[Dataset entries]
+++
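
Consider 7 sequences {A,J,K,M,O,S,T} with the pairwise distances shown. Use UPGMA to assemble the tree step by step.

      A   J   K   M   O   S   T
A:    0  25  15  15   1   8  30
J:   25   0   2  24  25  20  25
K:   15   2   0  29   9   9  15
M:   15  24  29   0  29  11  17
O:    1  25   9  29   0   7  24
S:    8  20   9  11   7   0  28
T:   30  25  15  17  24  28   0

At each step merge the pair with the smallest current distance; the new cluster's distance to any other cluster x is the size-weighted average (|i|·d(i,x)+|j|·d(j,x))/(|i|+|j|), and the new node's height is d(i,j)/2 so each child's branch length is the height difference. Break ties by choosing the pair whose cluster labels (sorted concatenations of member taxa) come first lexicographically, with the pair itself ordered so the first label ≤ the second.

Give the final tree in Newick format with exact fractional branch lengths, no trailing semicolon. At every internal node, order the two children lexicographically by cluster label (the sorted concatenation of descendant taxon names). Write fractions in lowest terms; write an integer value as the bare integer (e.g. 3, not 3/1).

((((A:1/2,O:1/2):13/4,S:15/4):29/6,(J:1,K:1):91/12):35/12,(M:17/2,T:17/2):3)

1. join A+O (d=1) ⇒ AO; edges |A|=1/2, |O|=1/2
  updated: d(AO,J)=25, d(AO,K)=12, d(AO,M)=22, d(AO,S)=15/2, d(AO,T)=27
2. join J+K (d=2) ⇒ JK; edges |J|=1, |K|=1
  updated: d(AO,JK)=37/2, d(JK,M)=53/2, d(JK,S)=29/2, d(JK,T)=20
3. join AO+S (d=15/2) ⇒ AOS; edges |AO|=13/4, |S|=15/4
  updated: d(AOS,JK)=103/6, d(AOS,M)=55/3, d(AOS,T)=82/3
4. join M+T (d=17) ⇒ MT; edges |M|=17/2, |T|=17/2
  updated: d(AOS,MT)=137/6, d(JK,MT)=93/4
5. join AOS+JK (d=103/6) ⇒ AJKOS; edges |AOS|=29/6, |JK|=91/12
  updated: d(AJKOS,MT)=23
6. join AJKOS+MT (d=23) ⇒ AJKMOST; edges |AJKOS|=35/12, |MT|=3
final tree: ((((A:1/2,O:1/2):13/4,S:15/4):29/6,(J:1,K:1):91/12):35/12,(M:17/2,T:17/2):3)
total length: 136/3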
+++
From the data, collect all lines where the string "step" appears.

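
Consider 7 sequences {A,J,K,M,O,S,T} with the pairwise distances shown. Use UPGMA to assemble the tree step by step.
At each step merge the pair with the smallest current distance; the new cluster's distance to any other cluster x is the size-weighted average (|i|·d(i,x)+|j|·d(j,x))/(|i|+|j|), and the new node's height is d(i,j)/2 so each child's branch length is the height difference. Break ties by choosing the pair whose cluster labels (sorted concatenations of member taxa) come first lexicographically, with the pair itself ordered so the first label ≤ the second.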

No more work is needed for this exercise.